# PROBLEM DESCRIPTION:
What follows is a set of records; copy all of it exactly.

=== Begin Enclosure ===

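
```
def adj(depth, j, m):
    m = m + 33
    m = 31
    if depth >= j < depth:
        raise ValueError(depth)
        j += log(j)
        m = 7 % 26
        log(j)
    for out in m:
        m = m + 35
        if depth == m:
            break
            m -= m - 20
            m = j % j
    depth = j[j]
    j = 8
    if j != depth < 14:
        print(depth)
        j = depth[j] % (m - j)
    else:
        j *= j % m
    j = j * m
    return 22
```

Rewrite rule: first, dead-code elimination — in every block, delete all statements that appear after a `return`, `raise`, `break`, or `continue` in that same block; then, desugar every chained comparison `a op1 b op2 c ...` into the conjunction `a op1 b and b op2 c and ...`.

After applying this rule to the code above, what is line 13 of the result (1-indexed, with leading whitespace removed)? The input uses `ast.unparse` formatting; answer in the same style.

print(depth)

Transformed code:
def adj(depth, j, m):
    m = m + 33
    m = 31
    if depth >= j and j < depth:
        raise ValueError(depth)
    for out in m:
        m = m + 35
        if depth == m:
            break
    depth = j[j]
    j = 8
    if j != depth and depth < 14:
        print(depth)
        j = depth[j] % (m - j)
    else:
        j *= j % m
    j = j * m
    return 22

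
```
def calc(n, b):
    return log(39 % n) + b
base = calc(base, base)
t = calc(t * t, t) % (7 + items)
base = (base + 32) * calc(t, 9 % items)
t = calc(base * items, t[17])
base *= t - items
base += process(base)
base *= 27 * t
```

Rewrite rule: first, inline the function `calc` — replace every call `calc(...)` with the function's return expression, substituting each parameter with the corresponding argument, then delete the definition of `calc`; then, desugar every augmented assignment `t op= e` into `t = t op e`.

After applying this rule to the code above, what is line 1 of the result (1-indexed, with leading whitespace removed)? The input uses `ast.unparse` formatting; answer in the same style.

Transformed code:
base = log(39 % base) + base
t = (log(39 % (t * t)) + t) % (7 + items)
base = (base + 32) * (log(39 % t) + 9 % items)
t = log(39 % (base * items)) + t[17]
base = base * (t - items)
base = base + process(base)
base = base * (27 * t)

base = log(39 % base) + base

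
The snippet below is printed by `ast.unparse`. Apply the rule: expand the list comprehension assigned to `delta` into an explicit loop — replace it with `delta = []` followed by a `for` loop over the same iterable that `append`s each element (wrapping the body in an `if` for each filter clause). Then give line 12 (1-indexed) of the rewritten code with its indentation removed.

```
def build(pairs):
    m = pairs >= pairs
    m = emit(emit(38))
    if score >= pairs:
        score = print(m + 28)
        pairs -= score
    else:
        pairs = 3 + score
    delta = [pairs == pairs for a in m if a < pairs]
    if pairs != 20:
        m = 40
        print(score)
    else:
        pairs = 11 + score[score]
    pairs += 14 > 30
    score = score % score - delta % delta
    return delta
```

Transformed code:
def build(pairs):
    m = pairs >= pairs
    m = emit(emit(38))
    if score >= pairs:
        score = print(m + 28)
        pairs -= score
    else:
        pairs = 3 + score
    delta = []
    for a in m:
        if a < pairs:
            delta.append(pairs == pairs)
    if pairs != 20:
        m = 40
        print(score)
    else:
        pairs = 11 + score[score]
    pairs += 14 > 30
    score = score % score - delta % delta
    return delta

delta.append(pairs == pairs)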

=== End Enclosure ===

# RESULT OF THIS TASK:
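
```
def adj(depth, j, m):
    m = m + 33
    m = 31
    if depth >= j < depth:
        raise ValueError(depth)
        j += log(j)
        m = 7 % 26
        log(j)
    for out in m:
        m = m + 35
        if depth == m:
            break
            m -= m - 20
            m = j % j
    depth = j[j]
    j = 8
    if j != depth < 14:
        print(depth)
        j = depth[j] % (m - j)
    else:
        j *= j % m
    j = j * m
    return 22
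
```

Rewrite rule: first, dead-code elimination — in every block, delete all statements that appear after a `return`, `raise`, `break`, or `continue` in that same block; then, desugar every chained comparison `a op1 b op2 c ...` into the conjunction `a op1 b and b op2 c and ...`.

After applying this rule to the code above, what is line 13 of the result (1-indexed, with leading whitespace removed)? The input uses `ast.unparse` formatting; answer in the same style.

print(depth)

Transformed code:
def adj(depth, j, m):
    m = m + 33
    m = 31
    if depth >= j and j < depth:
        raise ValueError(depth)
    for out in m:
        m = m + 35
        if depth == m:
            break
    depth = j[j]
    j = 8
    if j != depth and depth < 14:
        print(depth)
        j = depth[j] % (m - j)
    else:
        j *= j % m
    j = j * m
    return 22

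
```
def calc(n, b):
    return log(39 % n) + b
base = calc(base, base)
t = calc(t * t, t) % (7 + items)
base = (base + 32) * calc(t, 9 % items)
t = calc(base * items, t[17])
base *= t - items
base += process(base)
base *= 27 * t
```

Rewrite rule: first, inline the function `calc` — replace every call `calc(...)` with the function's return expression, substituting each parameter with the corresponding argument, then delete the definition of `calc`; then, desugar every augmented assignment `t op= e` into `t = t op e`.

After applying this rule to the code above, what is line 1 of the result (1-indexed, with leading whitespace removed)? The input uses `ast.unparse` formatting; answer in the same style.

Transformed code:
base = log(39 % base) + base
t = (log(39 % (t * t)) + t) % (7 + items)
base = (base + 32) * (log(39 % t) + 9 % items)
t = log(39 % (base * items)) + t[17]
base = base * (t - items)
base = base + process(base)
base = base * (27 * t)

base = log(39 % base) + base

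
The snippet below is printed by `ast.unparse`. Apply the rule: expand the list comprehension assigned to `delta` into an explicit loop — replace it with `delta = []` followed by a `for` loop over the same iterable that `append`s each element (wrapping the body in an `if` for each filter clause). Then give line 12 (1-indexed) of the rewritten code with its indentation removed.

```
def build(pairs):
    m = pairs >= pairs
    m = emit(emit(38))
    if score >= pairs:
        score = print(m + 28)
        pairs -= score
    else:
        pairs = 3 + score
    delta = [pairs == pairs for a in m if a < pairs]
    if pairs != 20:
        m = 40
        print(score)
    else:
        pairs = 11 + score[score]
    pairs += 14 > 30
    score = score % score - delta % delta
    return delta
```

Transformed code:
def build(pairs):
    m = pairs >= pairs
    m = emit(emit(38))
    if score >= pairs:
        score = print(m + 28)
        pairs -= score
    else:
        pairs = 3 + score
    delta = []
    for a in m:
        if a < pairs:
            delta.append(pairs == pairs)
    if pairs != 20:
        m = 40
        print(score)
    else:
        pairs = 11 + score[score]
    pairs += 14 > 30
    score = score % score - delta % delta
    return delta

delta.append(pairs == pairs)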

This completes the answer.